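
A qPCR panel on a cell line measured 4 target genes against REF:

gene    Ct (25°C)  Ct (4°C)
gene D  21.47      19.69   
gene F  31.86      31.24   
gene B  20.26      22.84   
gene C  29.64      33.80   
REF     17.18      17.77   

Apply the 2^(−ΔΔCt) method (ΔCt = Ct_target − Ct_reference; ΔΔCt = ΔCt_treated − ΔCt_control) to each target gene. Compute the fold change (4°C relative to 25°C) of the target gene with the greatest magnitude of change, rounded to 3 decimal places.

0.084

gene D: ΔΔCt = (19.69−17.77) − (21.47−17.18) = 1.92 − 4.29 = -2.37; fold change = 2^2.37 = 5.169
gene F: ΔΔCt = (31.24−17.77) − (31.86−17.18) = 13.47 − 14.68 = -1.21; fold change = 2^1.21 = 2.313
gene B: ΔΔCt = (22.84−17.77) − (20.26−17.18) = 5.07 − 3.08 = 1.99; fold change = 2^-1.99 = 0.252
gene C: ΔΔCt = (33.80−17.77) − (29.64−17.18) = 16.03 − 12.46 = 3.57; fold change = 2^-3.57 = 0.084
gene C has the largest |ΔΔCt| = 3.57.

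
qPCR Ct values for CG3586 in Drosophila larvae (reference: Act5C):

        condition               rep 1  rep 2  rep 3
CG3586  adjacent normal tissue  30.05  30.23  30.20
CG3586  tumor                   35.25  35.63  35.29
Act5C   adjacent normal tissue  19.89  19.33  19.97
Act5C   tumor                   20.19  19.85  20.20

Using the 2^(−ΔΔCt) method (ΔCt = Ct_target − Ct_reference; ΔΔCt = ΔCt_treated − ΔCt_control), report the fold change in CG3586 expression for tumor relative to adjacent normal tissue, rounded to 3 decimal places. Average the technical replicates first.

0.034

Mean Ct: CG3586 adjacent normal tissue 30.160; CG3586 tumor 35.390; Act5C adjacent normal tissue 19.730; Act5C tumor 20.080
ΔCt(adjacent normal tissue) = 30.160 − 19.730 = 10.430
ΔCt(tumor) = 35.390 − 20.080 = 15.310
ΔΔCt = 15.310 − 10.430 = 4.880
Fold change = 2^(−4.880) = 0.0340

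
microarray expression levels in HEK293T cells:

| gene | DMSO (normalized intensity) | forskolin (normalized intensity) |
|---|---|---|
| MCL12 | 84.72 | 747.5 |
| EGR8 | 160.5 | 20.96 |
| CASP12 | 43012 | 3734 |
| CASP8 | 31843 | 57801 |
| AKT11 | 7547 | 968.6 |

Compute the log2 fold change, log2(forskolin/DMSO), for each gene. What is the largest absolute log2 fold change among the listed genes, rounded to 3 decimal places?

3.526

log2(747.5/84.72) = 3.141  (MCL12)
log2(20.96/160.5) = -2.937  (EGR8)
log2(3734/43012) = -3.526  (CASP12)
log2(57801/31843) = 0.860  (CASP8)
log2(968.6/7547) = -2.962  (AKT11)
The largest magnitude belongs to CASP12.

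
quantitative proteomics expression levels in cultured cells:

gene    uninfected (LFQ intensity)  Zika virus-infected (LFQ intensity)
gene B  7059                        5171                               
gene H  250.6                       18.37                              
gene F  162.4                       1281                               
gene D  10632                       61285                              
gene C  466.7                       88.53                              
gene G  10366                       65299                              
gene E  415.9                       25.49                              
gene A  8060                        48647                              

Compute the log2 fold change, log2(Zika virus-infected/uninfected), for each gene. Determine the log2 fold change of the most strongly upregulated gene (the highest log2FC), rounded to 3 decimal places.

log2(5171/7059) = -0.449  (gene B)
log2(18.37/250.6) = -3.770  (gene H)
log2(1281/162.4) = 2.980  (gene F)
log2(61285/10632) = 2.527  (gene D)
log2(88.53/466.7) = -2.398  (gene C)
log2(65299/10366) = 2.655  (gene G)
log2(25.49/415.9) = -4.028  (gene E)
log2(48647/8060) = 2.593  (gene A)
gene F is most strongly upregulated.

2.980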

+-------+

The problem :: The material is to be output in full, exactly as it stands.

Output below ::
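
A qPCR panel on a cell line measured 4 target genes against REF:

gene    Ct (25°C)  Ct (4°C)
gene D  21.47      19.69   
gene F  31.86      31.24   
gene B  20.26      22.84   
gene C  29.64      33.80   
REF     17.18      17.77   

Apply the 2^(−ΔΔCt) method (ΔCt = Ct_target − Ct_reference; ΔΔCt = ΔCt_treated − ΔCt_control) to each target gene. Compute the fold change (4°C relative to 25°C) of the target gene with the greatest magnitude of change, rounded to 3 decimal places.

0.084

gene D: ΔΔCt = (19.69−17.77) − (21.47−17.18) = 1.92 − 4.29 = -2.37; fold change = 2^2.37 = 5.169
gene F: ΔΔCt = (31.24−17.77) − (31.86−17.18) = 13.47 − 14.68 = -1.21; fold change = 2^1.21 = 2.313
gene B: ΔΔCt = (22.84−17.77) − (20.26−17.18) = 5.07 − 3.08 = 1.99; fold change = 2^-1.99 = 0.252
gene C: ΔΔCt = (33.80−17.77) − (29.64−17.18) = 16.03 − 12.46 = 3.57; fold change = 2^-3.57 = 0.084
gene C has the largest |ΔΔCt| = 3.57.

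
qPCR Ct values for CG3586 in Drosophila larvae (reference: Act5C):

        condition               rep 1  rep 2  rep 3
CG3586  adjacent normal tissue  30.05  30.23  30.20
CG3586  tumor                   35.25  35.63  35.29
Act5C   adjacent normal tissue  19.89  19.33  19.97
Act5C   tumor                   20.19  19.85  20.20

Using the 2^(−ΔΔCt) method (ΔCt = Ct_target − Ct_reference; ΔΔCt = ΔCt_treated − ΔCt_control), report the fold change in CG3586 expression for tumor relative to adjacent normal tissue, rounded to 3 decimal places. Average the technical replicates first.

0.034

Mean Ct: CG3586 adjacent normal tissue 30.160; CG3586 tumor 35.390; Act5C adjacent normal tissue 19.730; Act5C tumor 20.080
ΔCt(adjacent normal tissue) = 30.160 − 19.730 = 10.430
ΔCt(tumor) = 35.390 − 20.080 = 15.310
ΔΔCt = 15.310 − 10.430 = 4.880
Fold change = 2^(−4.880) = 0.0340

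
microarray expression levels in HEK293T cells:

| gene | DMSO (normalized intensity) | forskolin (normalized intensity) |
|---|---|---|
| MCL12 | 84.72 | 747.5 |
| EGR8 | 160.5 | 20.96 |
| CASP12 | 43012 | 3734 |
| CASP8 | 31843 | 57801 |
| AKT11 | 7547 | 968.6 |

Compute the log2 fold change, log2(forskolin/DMSO), for each gene. What is the largest absolute log2 fold change among the listed genes, rounded to 3 decimal places?

3.526

log2(747.5/84.72) = 3.141  (MCL12)
log2(20.96/160.5) = -2.937  (EGR8)
log2(3734/43012) = -3.526  (CASP12)
log2(57801/31843) = 0.860  (CASP8)
log2(968.6/7547) = -2.962  (AKT11)
The largest magnitude belongs to CASP12.

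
quantitative proteomics expression levels in cultured cells:

gene    uninfected (LFQ intensity)  Zika virus-infected (LFQ intensity)
gene B  7059                        5171                               
gene H  250.6                       18.37                              
gene F  162.4                       1281                               
gene D  10632                       61285                              
gene C  466.7                       88.53                              
gene G  10366                       65299                              
gene E  415.9                       25.49                              
gene A  8060                        48647                              

Compute the log2 fold change, log2(Zika virus-infected/uninfected), for each gene. Determine the log2 fold change of the most strongly upregulated gene (the highest log2FC), rounded to 3 decimal places.

log2(5171/7059) = -0.449  (gene B)
log2(18.37/250.6) = -3.770  (gene H)
log2(1281/162.4) = 2.980  (gene F)
log2(61285/10632) = 2.527  (gene D)
log2(88.53/466.7) = -2.398  (gene C)
log2(65299/10366) = 2.655  (gene G)
log2(25.49/415.9) = -4.028  (gene E)
log2(48647/8060) = 2.593  (gene A)
gene F is most strongly upregulated.

2.980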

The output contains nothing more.